:: Dataset entries ::
◆ ◆ ◆ ◆

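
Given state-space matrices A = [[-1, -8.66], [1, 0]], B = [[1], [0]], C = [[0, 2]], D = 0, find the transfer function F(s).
F(s) = C(sI - A)⁻¹B + D.
Characteristic polynomial det(sI - A) = s^2 + s + 8.66.
Numerator from C·adj(sI-A)·B + D·det(sI-A) = 2.
F(s) = (2)/(s^2 + s + 8.66)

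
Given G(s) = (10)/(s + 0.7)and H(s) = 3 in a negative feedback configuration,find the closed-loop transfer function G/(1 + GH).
Closed-loop T = G/(1+GH).
Numerator: G_num * H_den = 10.
Denominator: G_den * H_den + G_num * H_num = (s + 0.7) + (30) = s + 30.7.
T(s) = (10)/(s + 30.7)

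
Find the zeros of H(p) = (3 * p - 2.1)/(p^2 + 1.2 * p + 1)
Set numerator = 0: 3*p - 2.1 = 0 → Zeros: 0.7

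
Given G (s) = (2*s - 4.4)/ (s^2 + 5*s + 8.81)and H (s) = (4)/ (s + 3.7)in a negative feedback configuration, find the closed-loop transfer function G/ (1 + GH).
Closed-loop T = G/(1+GH).
Numerator: G_num * H_den = 2*s^2 + 3*s - 16.28.
Denominator: G_den * H_den + G_num * H_num = (s^3 + 8.7*s^2 + 27.31*s + 32.597) + (8*s - 17.6) = s^3 + 8.7*s^2 + 35.31*s + 14.997.
T(s) = (2*s^2 + 3*s - 16.28)/(s^3 + 8.7*s^2 + 35.31*s + 14.997)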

◆ ◆ ◆ ◆

:: TASK BRIEF ::
Each entry should be reproduced in the output exactly.

:: REPLY TO THE EXERCISE ::
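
Given state-space matrices A = [[-1, -8.66], [1, 0]], B = [[1], [0]], C = [[0, 2]], D = 0, find the transfer function F(s).
F(s) = C(sI - A)⁻¹B + D.
Characteristic polynomial det(sI - A) = s^2 + s + 8.66.
Numerator from C·adj(sI-A)·B + D·det(sI-A) = 2.
F(s) = (2)/(s^2 + s + 8.66)

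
Given G(s) = (10)/(s + 0.7)and H(s) = 3 in a negative feedback configuration,find the closed-loop transfer function G/(1 + GH).
Closed-loop T = G/(1+GH).
Numerator: G_num * H_den = 10.
Denominator: G_den * H_den + G_num * H_num = (s + 0.7) + (30) = s + 30.7.
T(s) = (10)/(s + 30.7)

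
Find the zeros of H(p) = (3 * p - 2.1)/(p^2 + 1.2 * p + 1)
Set numerator = 0: 3*p - 2.1 = 0 → Zeros: 0.7

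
Given G (s) = (2*s - 4.4)/ (s^2 + 5*s + 8.81)and H (s) = (4)/ (s + 3.7)in a negative feedback configuration, find the closed-loop transfer function G/ (1 + GH).
Closed-loop T = G/(1+GH).
Numerator: G_num * H_den = 2*s^2 + 3*s - 16.28.
Denominator: G_den * H_den + G_num * H_num = (s^3 + 8.7*s^2 + 27.31*s + 32.597) + (8*s - 17.6) = s^3 + 8.7*s^2 + 35.31*s + 14.997.
T(s) = (2*s^2 + 3*s - 16.28)/(s^3 + 8.7*s^2 + 35.31*s + 14.997)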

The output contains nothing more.